_Exercise brief_
Copy each line that contains the string "committee", taking them from the material.

_Listed entries_
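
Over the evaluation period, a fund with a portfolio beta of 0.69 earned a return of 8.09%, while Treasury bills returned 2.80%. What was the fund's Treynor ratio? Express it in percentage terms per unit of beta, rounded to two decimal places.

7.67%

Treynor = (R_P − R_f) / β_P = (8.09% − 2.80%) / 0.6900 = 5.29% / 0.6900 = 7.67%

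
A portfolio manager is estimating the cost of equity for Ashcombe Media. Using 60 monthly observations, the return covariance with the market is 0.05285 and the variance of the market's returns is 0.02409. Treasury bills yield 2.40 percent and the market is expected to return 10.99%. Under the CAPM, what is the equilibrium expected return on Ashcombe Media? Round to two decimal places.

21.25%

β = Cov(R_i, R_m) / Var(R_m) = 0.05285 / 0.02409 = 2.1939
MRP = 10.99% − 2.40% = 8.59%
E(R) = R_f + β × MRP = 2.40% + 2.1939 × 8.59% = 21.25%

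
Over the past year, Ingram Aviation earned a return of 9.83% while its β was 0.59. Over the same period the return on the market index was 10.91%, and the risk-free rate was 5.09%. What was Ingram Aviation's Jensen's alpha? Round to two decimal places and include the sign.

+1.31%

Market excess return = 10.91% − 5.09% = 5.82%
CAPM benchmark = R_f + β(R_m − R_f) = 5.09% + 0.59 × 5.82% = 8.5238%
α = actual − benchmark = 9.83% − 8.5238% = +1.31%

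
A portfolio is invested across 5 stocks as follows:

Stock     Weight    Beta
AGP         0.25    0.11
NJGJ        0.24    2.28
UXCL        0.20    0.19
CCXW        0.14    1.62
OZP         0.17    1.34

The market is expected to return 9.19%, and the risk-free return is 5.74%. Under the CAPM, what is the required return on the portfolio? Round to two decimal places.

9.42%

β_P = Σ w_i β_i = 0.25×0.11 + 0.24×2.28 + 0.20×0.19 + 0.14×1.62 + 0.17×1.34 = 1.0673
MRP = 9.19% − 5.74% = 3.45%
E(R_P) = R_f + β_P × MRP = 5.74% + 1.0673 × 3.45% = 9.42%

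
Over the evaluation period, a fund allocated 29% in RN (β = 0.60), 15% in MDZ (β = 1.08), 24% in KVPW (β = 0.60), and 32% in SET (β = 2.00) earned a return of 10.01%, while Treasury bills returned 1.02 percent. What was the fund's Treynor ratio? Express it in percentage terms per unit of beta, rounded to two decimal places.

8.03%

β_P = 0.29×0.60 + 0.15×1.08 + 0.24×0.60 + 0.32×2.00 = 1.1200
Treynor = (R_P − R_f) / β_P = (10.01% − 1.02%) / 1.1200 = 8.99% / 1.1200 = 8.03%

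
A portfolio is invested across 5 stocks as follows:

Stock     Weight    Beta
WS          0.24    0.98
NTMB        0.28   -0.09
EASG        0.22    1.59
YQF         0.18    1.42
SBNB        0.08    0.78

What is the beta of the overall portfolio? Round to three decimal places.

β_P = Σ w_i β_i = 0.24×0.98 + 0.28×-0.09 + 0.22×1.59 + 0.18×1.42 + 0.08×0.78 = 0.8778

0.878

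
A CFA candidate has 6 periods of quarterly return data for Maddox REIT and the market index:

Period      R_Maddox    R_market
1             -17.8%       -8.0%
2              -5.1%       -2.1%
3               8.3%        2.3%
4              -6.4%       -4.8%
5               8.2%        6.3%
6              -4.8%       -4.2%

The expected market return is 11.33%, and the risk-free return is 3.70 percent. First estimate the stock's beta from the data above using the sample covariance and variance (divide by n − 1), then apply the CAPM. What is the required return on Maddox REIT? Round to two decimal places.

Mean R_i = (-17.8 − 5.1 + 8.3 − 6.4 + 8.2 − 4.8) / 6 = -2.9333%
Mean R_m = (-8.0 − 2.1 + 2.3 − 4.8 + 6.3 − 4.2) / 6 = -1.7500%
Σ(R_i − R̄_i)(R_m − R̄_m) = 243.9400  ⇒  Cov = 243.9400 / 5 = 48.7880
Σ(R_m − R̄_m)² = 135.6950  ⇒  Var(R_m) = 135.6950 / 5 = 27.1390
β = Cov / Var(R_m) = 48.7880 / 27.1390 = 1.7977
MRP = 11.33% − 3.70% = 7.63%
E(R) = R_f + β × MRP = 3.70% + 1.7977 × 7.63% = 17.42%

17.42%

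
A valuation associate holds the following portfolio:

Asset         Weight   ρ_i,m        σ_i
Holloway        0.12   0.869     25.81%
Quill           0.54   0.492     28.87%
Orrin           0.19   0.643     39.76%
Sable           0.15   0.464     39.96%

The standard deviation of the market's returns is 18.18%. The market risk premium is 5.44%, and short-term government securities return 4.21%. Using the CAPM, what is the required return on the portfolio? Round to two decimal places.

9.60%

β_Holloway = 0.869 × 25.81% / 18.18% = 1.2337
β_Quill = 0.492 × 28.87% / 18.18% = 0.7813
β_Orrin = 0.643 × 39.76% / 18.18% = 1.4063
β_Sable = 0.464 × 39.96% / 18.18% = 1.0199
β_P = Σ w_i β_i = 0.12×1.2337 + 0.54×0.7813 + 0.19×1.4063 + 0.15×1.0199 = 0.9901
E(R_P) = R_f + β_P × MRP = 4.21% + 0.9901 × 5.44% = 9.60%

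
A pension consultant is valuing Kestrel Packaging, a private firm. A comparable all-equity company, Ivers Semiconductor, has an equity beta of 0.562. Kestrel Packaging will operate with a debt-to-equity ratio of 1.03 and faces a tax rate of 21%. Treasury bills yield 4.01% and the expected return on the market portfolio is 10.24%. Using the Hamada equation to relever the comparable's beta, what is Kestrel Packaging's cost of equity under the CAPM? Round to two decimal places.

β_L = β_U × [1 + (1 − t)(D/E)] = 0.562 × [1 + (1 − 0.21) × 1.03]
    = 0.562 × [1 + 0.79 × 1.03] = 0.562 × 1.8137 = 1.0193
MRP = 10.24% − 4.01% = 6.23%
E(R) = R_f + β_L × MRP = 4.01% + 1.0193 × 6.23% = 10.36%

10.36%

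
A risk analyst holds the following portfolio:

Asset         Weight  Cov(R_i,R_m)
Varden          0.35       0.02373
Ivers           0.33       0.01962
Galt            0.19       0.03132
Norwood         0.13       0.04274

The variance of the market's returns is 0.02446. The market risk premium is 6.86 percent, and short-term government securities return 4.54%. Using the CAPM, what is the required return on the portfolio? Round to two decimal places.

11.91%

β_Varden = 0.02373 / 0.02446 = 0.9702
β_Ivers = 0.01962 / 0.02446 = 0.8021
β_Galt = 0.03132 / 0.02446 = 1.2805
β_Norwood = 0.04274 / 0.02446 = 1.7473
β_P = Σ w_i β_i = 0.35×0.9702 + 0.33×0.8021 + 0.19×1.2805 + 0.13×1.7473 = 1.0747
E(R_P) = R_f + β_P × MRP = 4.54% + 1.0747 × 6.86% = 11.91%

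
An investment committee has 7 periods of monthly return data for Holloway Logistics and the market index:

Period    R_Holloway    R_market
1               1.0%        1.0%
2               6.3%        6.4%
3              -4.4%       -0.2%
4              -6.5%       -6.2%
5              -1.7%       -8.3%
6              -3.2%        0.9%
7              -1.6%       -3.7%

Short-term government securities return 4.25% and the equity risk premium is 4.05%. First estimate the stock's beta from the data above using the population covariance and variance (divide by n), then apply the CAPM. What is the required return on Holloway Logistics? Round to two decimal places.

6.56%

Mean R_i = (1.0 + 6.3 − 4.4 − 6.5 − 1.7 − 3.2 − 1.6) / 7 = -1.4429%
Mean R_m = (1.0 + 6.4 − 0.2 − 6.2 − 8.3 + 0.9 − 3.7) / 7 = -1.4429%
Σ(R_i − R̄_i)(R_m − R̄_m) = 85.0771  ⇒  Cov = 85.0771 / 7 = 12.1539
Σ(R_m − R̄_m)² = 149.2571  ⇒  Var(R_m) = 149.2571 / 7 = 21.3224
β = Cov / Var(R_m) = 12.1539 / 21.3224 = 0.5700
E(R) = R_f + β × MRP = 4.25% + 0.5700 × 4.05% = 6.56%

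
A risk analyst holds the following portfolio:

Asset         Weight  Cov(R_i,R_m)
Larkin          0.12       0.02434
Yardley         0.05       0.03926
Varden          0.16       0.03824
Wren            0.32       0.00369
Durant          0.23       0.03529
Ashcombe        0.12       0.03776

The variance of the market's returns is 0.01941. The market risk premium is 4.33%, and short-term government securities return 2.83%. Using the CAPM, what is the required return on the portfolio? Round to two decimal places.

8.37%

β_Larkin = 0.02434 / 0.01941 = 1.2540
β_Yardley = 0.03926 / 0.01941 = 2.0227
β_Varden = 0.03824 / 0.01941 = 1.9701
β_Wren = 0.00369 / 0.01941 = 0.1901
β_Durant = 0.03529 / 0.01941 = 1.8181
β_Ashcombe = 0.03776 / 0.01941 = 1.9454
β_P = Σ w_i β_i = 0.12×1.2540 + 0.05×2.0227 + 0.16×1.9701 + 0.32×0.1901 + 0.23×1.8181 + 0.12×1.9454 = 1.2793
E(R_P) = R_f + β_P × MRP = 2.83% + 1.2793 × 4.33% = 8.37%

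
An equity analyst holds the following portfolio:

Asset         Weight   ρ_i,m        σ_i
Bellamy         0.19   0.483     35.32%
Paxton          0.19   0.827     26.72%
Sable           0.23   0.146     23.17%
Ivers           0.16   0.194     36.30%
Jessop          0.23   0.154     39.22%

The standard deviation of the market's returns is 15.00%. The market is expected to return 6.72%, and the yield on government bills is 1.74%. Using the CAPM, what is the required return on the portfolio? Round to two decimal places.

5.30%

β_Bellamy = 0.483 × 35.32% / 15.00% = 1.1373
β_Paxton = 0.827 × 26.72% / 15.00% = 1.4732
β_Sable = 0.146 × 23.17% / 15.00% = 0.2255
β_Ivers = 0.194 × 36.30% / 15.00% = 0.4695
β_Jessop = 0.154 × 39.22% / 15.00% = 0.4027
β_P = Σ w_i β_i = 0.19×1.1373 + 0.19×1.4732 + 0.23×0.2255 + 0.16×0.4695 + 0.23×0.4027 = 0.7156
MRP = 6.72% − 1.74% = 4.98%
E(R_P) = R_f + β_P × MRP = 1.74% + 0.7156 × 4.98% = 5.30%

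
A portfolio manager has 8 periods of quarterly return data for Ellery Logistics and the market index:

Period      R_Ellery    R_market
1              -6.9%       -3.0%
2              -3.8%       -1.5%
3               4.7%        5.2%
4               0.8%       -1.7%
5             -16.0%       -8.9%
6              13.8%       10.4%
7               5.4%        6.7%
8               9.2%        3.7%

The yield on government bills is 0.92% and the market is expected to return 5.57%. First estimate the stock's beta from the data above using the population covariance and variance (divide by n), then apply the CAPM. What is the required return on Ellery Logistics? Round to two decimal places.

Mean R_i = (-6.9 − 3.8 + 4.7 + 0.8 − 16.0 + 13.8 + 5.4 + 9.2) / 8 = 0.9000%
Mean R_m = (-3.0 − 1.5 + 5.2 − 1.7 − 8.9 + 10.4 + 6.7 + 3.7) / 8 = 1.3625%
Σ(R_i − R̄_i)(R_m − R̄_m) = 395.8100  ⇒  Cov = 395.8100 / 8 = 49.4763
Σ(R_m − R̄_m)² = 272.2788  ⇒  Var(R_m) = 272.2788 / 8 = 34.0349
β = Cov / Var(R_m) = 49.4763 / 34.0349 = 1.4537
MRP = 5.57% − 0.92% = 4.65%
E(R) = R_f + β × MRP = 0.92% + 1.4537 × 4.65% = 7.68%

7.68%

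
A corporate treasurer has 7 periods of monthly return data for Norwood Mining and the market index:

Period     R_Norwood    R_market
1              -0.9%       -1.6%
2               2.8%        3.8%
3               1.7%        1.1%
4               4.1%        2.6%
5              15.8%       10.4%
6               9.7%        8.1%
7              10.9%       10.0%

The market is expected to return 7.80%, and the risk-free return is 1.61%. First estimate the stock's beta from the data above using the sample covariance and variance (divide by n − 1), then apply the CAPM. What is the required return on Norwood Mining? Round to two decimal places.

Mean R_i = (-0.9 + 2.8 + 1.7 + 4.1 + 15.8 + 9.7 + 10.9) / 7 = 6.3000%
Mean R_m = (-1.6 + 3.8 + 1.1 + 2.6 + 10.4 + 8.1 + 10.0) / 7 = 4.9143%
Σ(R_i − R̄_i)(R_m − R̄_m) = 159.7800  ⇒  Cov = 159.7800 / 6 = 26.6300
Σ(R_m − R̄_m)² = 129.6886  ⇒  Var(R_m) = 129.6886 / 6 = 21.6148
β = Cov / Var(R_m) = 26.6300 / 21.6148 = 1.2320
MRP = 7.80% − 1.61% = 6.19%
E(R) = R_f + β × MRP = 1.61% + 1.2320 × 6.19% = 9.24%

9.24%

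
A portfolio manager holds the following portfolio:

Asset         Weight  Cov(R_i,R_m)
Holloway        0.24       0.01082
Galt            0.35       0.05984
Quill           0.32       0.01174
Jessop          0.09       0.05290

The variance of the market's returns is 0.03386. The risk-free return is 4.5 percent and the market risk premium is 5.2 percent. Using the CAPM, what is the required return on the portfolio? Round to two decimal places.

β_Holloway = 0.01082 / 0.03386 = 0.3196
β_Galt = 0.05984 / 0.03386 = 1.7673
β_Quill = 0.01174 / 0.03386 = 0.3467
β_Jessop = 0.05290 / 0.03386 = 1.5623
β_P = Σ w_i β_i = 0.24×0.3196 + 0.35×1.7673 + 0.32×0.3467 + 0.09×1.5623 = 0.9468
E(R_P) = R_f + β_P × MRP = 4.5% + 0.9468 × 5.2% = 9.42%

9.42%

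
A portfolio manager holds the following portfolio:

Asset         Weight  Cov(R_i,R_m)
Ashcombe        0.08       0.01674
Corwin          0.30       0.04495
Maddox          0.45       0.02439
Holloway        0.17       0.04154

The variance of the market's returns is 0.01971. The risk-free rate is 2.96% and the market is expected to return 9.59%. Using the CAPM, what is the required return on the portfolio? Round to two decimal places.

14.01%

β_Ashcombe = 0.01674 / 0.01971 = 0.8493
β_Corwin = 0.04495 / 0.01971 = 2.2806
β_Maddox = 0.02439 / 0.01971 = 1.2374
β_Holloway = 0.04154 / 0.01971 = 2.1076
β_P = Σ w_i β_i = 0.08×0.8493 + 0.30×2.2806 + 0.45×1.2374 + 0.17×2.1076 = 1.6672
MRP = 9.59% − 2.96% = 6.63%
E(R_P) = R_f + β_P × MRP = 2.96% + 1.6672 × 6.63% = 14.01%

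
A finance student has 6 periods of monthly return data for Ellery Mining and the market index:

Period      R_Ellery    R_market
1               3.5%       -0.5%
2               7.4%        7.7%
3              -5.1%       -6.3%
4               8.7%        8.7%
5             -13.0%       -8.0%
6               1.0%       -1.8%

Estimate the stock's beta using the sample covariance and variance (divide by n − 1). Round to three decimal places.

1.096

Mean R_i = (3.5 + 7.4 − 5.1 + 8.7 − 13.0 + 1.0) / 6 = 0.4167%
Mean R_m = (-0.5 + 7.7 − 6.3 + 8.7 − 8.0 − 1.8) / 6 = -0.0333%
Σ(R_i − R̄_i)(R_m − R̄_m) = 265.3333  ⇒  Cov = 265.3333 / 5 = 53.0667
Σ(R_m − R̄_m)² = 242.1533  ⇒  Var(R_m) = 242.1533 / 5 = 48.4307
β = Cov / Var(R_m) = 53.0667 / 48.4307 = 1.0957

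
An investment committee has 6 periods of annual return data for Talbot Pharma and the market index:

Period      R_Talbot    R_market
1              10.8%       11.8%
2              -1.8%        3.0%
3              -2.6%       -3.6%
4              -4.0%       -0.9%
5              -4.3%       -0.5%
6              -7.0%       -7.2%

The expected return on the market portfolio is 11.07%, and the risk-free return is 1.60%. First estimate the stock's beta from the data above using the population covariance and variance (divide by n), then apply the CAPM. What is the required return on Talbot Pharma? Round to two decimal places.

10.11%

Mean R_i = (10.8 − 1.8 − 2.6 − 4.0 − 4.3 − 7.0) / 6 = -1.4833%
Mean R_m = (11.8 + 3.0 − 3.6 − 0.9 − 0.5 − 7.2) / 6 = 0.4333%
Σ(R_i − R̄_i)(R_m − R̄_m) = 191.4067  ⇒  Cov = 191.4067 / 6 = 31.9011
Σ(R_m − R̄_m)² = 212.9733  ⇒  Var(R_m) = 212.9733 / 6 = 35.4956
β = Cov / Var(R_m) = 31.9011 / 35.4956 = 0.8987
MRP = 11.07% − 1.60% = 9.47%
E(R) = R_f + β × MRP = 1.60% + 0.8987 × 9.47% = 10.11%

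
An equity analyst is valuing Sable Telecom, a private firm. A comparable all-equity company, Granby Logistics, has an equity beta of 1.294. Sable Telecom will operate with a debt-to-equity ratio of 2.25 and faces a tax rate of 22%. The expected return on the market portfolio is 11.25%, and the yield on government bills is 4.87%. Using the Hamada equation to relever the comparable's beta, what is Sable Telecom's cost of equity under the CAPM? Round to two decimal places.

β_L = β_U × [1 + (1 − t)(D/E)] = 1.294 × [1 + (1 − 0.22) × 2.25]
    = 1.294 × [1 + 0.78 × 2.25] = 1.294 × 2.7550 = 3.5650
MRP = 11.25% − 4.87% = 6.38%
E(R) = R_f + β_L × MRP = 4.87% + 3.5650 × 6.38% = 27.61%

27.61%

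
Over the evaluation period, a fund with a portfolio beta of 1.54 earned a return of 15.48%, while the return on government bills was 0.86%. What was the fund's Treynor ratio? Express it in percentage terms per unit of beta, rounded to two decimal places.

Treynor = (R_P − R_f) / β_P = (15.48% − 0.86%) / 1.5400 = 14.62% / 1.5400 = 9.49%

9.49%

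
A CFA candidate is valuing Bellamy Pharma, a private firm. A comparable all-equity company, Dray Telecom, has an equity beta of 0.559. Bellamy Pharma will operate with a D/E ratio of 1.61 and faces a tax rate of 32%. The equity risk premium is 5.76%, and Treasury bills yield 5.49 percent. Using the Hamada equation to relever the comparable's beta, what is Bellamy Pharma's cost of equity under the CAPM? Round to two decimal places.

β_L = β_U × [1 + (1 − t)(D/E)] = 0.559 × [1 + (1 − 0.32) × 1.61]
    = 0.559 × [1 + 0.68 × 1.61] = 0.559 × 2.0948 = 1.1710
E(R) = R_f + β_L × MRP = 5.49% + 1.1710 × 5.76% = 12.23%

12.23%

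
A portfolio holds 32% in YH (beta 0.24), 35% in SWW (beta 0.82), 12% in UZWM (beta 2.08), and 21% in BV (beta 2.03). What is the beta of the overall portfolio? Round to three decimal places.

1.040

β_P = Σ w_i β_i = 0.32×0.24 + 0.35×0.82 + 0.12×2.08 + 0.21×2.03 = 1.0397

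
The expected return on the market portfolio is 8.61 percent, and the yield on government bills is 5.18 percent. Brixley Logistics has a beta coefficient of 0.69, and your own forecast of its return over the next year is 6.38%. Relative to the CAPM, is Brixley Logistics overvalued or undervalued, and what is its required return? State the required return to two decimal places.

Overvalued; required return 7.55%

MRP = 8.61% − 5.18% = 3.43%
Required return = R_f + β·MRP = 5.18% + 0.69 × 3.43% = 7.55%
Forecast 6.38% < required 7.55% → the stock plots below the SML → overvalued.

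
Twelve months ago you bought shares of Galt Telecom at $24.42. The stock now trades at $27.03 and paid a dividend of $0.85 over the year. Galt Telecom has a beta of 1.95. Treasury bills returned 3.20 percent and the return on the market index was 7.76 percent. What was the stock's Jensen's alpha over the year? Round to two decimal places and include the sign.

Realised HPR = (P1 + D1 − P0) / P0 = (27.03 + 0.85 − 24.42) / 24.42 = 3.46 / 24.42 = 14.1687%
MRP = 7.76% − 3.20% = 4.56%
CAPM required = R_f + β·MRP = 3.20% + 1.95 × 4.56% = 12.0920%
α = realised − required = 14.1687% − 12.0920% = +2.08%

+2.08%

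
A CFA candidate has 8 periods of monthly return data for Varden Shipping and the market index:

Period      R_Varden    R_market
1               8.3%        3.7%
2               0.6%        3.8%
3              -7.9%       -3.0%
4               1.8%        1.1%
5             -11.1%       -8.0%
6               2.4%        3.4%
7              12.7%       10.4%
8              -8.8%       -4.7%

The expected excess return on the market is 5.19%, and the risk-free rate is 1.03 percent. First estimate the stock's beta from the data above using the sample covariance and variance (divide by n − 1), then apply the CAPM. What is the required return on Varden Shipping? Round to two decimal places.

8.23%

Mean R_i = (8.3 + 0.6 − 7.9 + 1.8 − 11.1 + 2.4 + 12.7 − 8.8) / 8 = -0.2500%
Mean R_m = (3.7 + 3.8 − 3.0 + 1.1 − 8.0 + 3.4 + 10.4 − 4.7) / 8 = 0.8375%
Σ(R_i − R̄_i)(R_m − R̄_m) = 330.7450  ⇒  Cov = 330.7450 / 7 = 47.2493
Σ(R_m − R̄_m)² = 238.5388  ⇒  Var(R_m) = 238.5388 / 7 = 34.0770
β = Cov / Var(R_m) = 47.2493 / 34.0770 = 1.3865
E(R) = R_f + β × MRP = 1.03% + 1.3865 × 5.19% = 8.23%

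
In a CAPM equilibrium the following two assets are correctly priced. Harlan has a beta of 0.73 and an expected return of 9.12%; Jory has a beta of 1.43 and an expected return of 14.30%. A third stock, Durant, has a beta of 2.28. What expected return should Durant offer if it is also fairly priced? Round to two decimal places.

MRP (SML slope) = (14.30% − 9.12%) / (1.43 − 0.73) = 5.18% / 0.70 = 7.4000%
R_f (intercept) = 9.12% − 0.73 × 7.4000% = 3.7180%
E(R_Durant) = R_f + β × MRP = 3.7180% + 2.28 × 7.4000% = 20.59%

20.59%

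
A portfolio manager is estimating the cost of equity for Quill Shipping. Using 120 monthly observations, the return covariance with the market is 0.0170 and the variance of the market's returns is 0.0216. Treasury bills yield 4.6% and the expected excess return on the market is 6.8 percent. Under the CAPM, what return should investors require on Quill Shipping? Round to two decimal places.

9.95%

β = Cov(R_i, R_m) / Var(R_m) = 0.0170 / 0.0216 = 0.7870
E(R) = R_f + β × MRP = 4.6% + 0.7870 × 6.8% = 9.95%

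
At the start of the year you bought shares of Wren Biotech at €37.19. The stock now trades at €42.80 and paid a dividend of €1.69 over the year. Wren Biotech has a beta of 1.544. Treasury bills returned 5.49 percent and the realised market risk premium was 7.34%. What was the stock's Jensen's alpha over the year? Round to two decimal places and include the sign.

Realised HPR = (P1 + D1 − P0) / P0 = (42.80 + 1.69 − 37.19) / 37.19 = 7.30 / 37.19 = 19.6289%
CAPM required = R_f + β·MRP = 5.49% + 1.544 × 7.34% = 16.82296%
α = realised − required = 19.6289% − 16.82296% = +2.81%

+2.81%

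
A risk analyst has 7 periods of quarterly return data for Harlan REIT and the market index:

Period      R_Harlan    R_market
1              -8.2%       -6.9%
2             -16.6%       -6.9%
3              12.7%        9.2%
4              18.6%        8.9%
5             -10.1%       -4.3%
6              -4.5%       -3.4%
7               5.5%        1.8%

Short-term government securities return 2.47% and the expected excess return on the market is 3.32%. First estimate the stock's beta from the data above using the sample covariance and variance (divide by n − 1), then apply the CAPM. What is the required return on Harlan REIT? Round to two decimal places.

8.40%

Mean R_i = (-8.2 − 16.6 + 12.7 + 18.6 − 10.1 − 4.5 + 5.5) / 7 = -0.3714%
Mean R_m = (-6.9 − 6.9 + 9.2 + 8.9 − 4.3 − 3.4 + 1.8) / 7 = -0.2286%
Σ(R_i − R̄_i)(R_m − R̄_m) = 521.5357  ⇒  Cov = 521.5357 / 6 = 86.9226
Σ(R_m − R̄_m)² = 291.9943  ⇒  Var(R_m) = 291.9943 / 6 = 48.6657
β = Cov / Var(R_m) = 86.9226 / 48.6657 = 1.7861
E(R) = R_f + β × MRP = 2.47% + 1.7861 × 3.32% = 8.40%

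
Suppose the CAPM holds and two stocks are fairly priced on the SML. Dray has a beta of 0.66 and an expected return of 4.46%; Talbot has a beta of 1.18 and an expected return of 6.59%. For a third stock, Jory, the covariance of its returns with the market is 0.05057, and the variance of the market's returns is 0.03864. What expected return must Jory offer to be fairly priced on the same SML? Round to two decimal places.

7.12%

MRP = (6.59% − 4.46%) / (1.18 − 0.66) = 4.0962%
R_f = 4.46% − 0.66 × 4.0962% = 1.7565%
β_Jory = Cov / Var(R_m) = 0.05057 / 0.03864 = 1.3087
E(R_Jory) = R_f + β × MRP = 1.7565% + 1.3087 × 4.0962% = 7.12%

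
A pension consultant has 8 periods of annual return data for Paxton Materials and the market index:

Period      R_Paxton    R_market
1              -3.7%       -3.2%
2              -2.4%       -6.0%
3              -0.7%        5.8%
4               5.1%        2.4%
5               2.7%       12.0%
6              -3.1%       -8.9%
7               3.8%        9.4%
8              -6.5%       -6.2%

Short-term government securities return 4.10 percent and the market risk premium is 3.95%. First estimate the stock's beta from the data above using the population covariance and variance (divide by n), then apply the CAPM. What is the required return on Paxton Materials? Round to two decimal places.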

_Output for this task_
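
An investment committee has 7 periods of monthly return data for Holloway Logistics and the market index:
An investment committee has 6 periods of annual return data for Talbot Pharma and the market index: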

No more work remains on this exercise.